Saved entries
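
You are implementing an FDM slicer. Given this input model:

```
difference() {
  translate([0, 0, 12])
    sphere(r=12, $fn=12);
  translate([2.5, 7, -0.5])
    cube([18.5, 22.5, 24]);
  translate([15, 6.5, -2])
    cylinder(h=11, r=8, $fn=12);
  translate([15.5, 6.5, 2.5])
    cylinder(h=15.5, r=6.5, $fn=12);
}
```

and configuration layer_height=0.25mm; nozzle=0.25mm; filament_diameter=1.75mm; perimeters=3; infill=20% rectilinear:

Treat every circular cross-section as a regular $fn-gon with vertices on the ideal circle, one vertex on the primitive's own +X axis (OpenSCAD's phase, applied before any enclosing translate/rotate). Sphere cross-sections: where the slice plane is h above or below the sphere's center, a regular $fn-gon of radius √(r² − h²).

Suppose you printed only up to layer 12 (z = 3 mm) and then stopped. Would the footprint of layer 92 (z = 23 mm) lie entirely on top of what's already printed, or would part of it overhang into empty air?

Compare the two slices. At z = 3: the r=12 sphere slices to a regular 12-gon of circumradius 7.937 (√(r²−h²) with h=9 from center) (area = (12/2)·7.937²·sin(360°/12) = 189.00 mm²); the cube at (2.5, 7) is present — its section is the full 18.5×22.5 rectangle (area 416.25 mm²); the cylinder at (15, 6.5): section is a regular 12-gon, circumradius r=8 (area = (12/2)·8.000²·sin(360°/12) = 192.00 mm²); the cylinder at (15.5, 6.5): section is a regular 12-gon, circumradius r=6.5 (area = (12/2)·6.500²·sin(360°/12) = 126.75 mm²); Taking the first minus the rest: starting from the r=12 sphere (189.00 mm²), the 18.5×22.5 cube at (2.5, 7) partially overlaps it — only the 0.13 mm² overlap (of its 416.25 mm²) is removed, clipping the outline; the r=8 cylinder at (15, 6.5) misses the remaining region (no effect); the r=6.5 cylinder at (15.5, 6.5) misses the remaining region (no effect) — area = 188.87 mm². At z = 23: the r=12 sphere slices to a regular 12-gon of circumradius 4.796 (√(r²−h²) with h=11 from center) (area = (12/2)·4.796²·sin(360°/12) = 69.00 mm²); the 18.5×22.5 cube at (2.5, 7) contributes its full rectangle (area 416.25 mm²); the cylinder at (15, 6.5) is not intersected at this z (z outside [-2, 9]); the cylinder at (15.5, 6.5) is absent (z outside [2.5, 18]); Taking the first minus the rest: starting from the r=12 sphere (69.00 mm²), the 18.5×22.5 cube at (2.5, 7) misses the remaining region (no effect) — area = 69.00 mm². Checking containment: the cross-section at z = 23 is a subset of the cross-section at z = 3.

entirely on top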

> What to produce
Give again each line shown above, keeping every word as it is.

> Written reply
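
You are implementing an FDM slicer. Given this input model:

```
difference() {
  translate([0, 0, 12])
    sphere(r=12, $fn=12);
  translate([2.5, 7, -0.5])
    cube([18.5, 22.5, 24]);
  translate([15, 6.5, -2])
    cylinder(h=11, r=8, $fn=12);
  translate([15.5, 6.5, 2.5])
    cylinder(h=15.5, r=6.5, $fn=12);
}
```

and configuration layer_height=0.25mm; nozzle=0.25mm; filament_diameter=1.75mm; perimeters=3; infill=20% rectilinear:

Treat every circular cross-section as a regular $fn-gon with vertices on the ideal circle, one vertex on the primitive's own +X axis (OpenSCAD's phase, applied before any enclosing translate/rotate). Sphere cross-sections: where the slice plane is h above or below the sphere's center, a regular $fn-gon of radius √(r² − h²).

Suppose you printed only up to layer 12 (z = 3 mm) and then stopped. Would the footprint of layer 92 (z = 23 mm) lie entirely on top of what's already printed, or would part of it overhang into empty air?

Compare the two slices. At z = 3: the r=12 sphere slices to a regular 12-gon of circumradius 7.937 (√(r²−h²) with h=9 from center) (area = (12/2)·7.937²·sin(360°/12) = 189.00 mm²); the cube at (2.5, 7) is present — its section is the full 18.5×22.5 rectangle (area 416.25 mm²); the cylinder at (15, 6.5): section is a regular 12-gon, circumradius r=8 (area = (12/2)·8.000²·sin(360°/12) = 192.00 mm²); the cylinder at (15.5, 6.5): section is a regular 12-gon, circumradius r=6.5 (area = (12/2)·6.500²·sin(360°/12) = 126.75 mm²); Taking the first minus the rest: starting from the r=12 sphere (189.00 mm²), the 18.5×22.5 cube at (2.5, 7) partially overlaps it — only the 0.13 mm² overlap (of its 416.25 mm²) is removed, clipping the outline; the r=8 cylinder at (15, 6.5) misses the remaining region (no effect); the r=6.5 cylinder at (15.5, 6.5) misses the remaining region (no effect) — area = 188.87 mm². At z = 23: the r=12 sphere slices to a regular 12-gon of circumradius 4.796 (√(r²−h²) with h=11 from center) (area = (12/2)·4.796²·sin(360°/12) = 69.00 mm²); the 18.5×22.5 cube at (2.5, 7) contributes its full rectangle (area 416.25 mm²); the cylinder at (15, 6.5) is not intersected at this z (z outside [-2, 9]); the cylinder at (15.5, 6.5) is absent (z outside [2.5, 18]); Taking the first minus the rest: starting from the r=12 sphere (69.00 mm²), the 18.5×22.5 cube at (2.5, 7) misses the remaining region (no effect) — area = 69.00 mm². Checking containment: the cross-section at z = 23 is a subset of the cross-section at z = 3.

entirely on top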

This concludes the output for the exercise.